◆ DESCRIPTION OF THE TASK ◆
From the top of the records below, return each line exactly, ending with the line that contains "- Elena is busy".
-------- DATA IN THIS EXERCISE --------
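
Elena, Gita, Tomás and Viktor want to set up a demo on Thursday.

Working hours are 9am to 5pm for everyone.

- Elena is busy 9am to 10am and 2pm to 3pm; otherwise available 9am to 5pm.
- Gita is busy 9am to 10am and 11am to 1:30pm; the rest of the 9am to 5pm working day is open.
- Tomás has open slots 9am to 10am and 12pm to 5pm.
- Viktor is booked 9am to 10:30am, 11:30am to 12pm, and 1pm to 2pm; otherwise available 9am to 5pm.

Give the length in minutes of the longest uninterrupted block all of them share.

Elena free within 09:00–17:00: 10:00–14:00, 15:00–17:00.
Gita free within 09:00–17:00: 10:00–11:00, 13:30–17:00.
Viktor free within 09:00–17:00: 10:30–11:30, 12:00–13:00, 14:00–17:00.
Elena ∩ Gita: 10:00–11:00, 13:30–14:00, 15:00–17:00.
Elena ∩ Gita ∩ Tomás: 13:30–14:00, 15:00–17:00.
Elena ∩ Gita ∩ Tomás ∩ Viktor: 15:00–17:00.
Single common window of 120 minutes.

120 minutes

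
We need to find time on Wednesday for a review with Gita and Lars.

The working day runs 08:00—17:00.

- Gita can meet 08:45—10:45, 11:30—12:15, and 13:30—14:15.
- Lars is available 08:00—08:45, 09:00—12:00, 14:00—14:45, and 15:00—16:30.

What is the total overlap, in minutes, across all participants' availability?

Gita ∩ Lars: 09:00–10:45, 11:30–12:00, 14:00–14:15.
Total common minutes: 105 + 30 + 15 = 150.

150 minutes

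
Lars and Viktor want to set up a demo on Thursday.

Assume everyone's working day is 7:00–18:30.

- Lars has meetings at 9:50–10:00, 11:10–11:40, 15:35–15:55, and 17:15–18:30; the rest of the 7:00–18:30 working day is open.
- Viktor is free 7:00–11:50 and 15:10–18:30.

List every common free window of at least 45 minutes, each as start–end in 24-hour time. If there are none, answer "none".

Lars free within 07:00–18:30: 07:00–09:50, 10:00–11:10, 11:40–15:35, 15:55–17:15.
Lars ∩ Viktor: 07:00–09:50, 10:00–11:10, 11:40–11:50, 15:10–15:35, 15:55–17:15.
Windows ≥ 45 min: 07:00–09:50, 10:00–11:10, 15:55–17:15.

07:00–09:50, 10:00–11:10, 15:55–17:15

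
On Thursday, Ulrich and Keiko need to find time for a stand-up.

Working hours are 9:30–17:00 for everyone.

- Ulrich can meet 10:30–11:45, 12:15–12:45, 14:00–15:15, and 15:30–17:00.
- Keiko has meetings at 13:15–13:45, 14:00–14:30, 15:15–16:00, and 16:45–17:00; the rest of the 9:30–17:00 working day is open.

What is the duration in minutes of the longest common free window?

Keiko free within 09:30–17:00: 09:30–13:15, 13:45–14:00, 14:30–15:15, 16:00–16:45.
Ulrich ∩ Keiko: 10:30–11:45, 12:15–12:45, 14:30–15:15, 16:00–16:45.
Common window lengths: 75, 30, 45, 45 min; longest is 75.

75 minutes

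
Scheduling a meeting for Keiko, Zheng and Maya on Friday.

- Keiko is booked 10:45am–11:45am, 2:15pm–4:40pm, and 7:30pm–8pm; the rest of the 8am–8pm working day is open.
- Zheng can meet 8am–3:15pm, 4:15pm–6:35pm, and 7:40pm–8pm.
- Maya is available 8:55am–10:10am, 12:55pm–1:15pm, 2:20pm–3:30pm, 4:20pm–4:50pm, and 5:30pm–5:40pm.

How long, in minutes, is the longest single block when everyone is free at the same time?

75 minutes

Keiko free within 08:00–20:00: 08:00–10:45, 11:45–14:15, 16:40–19:30.
Keiko ∩ Zheng: 08:00–10:45, 11:45–14:15, 16:40–18:35.
Keiko ∩ Zheng ∩ Maya: 08:55–10:10, 12:55–13:15, 16:40–16:50, 17:30–17:40.
Common window lengths: 75, 20, 10, 10 min; longest is 75.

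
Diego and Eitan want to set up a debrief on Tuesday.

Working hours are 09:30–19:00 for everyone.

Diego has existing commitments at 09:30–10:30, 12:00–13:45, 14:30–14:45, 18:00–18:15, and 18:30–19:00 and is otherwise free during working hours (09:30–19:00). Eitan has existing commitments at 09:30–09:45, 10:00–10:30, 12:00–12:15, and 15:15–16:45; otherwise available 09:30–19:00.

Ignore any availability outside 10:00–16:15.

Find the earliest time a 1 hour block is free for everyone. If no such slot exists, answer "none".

10:30

Diego free within 09:30–19:00: 10:30–12:00, 13:45–14:30, 14:45–18:00, 18:15–18:30.
Eitan free within 09:30–19:00: 09:45–10:00, 10:30–12:00, 12:15–15:15, 16:45–19:00.
Diego ∩ Eitan: 10:30–12:00, 13:45–14:30, 14:45–15:15, 16:45–18:00, 18:15–18:30.
Restricted to 10:00–16:15: 10:30–12:00, 13:45–14:30, 14:45–15:15.
Windows ≥ 60 min: 10:30–12:00.
Earliest such window starts at 10:30.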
--------
◆ RESPONSE FOR THIS EXERCISE ◆
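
Elena, Gita, Tomás and Viktor want to set up a demo on Thursday.

Working hours are 9am to 5pm for everyone.

- Elena is busy 9am to 10am and 2pm to 3pm; otherwise available 9am to 5pm.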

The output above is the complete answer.